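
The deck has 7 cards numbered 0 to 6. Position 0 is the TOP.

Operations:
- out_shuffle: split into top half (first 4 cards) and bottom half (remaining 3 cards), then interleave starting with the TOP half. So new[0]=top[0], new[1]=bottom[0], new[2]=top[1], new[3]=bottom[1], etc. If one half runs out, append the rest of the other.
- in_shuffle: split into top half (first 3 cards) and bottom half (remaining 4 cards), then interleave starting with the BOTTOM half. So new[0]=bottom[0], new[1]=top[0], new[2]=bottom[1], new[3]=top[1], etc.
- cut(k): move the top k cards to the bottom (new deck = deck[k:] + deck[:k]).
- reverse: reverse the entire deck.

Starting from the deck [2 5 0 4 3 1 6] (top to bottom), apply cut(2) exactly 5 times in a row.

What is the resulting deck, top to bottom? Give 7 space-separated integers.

After op 1 (cut(2)): [0 4 3 1 6 2 5]
After op 2 (cut(2)): [3 1 6 2 5 0 4]
After op 3 (cut(2)): [6 2 5 0 4 3 1]
After op 4 (cut(2)): [5 0 4 3 1 6 2]
After op 5 (cut(2)): [4 3 1 6 2 5 0]

Answer: 4 3 1 6 2 5 0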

■ **INSTRUCTIONS FOR THE TASK**
Each line of the material should be duplicated exactly, please.

■ **WRITTEN SOLUTION**
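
The deck has 7 cards numbered 0 to 6. Position 0 is the TOP.

Operations:
- out_shuffle: split into top half (first 4 cards) and bottom half (remaining 3 cards), then interleave starting with the TOP half. So new[0]=top[0], new[1]=bottom[0], new[2]=top[1], new[3]=bottom[1], etc. If one half runs out, append the rest of the other.
- in_shuffle: split into top half (first 3 cards) and bottom half (remaining 4 cards), then interleave starting with the BOTTOM half. So new[0]=bottom[0], new[1]=top[0], new[2]=bottom[1], new[3]=top[1], etc.
- cut(k): move the top k cards to the bottom (new deck = deck[k:] + deck[:k]).
- reverse: reverse the entire deck.

Starting from the deck [2 5 0 4 3 1 6] (top to bottom), apply cut(2) exactly 5 times in a row.

What is the resulting deck, top to bottom? Give 7 space-separated integers.

After op 1 (cut(2)): [0 4 3 1 6 2 5]
After op 2 (cut(2)): [3 1 6 2 5 0 4]
After op 3 (cut(2)): [6 2 5 0 4 3 1]
After op 4 (cut(2)): [5 0 4 3 1 6 2]
After op 5 (cut(2)): [4 3 1 6 2 5 0]

Answer: 4 3 1 6 2 5 0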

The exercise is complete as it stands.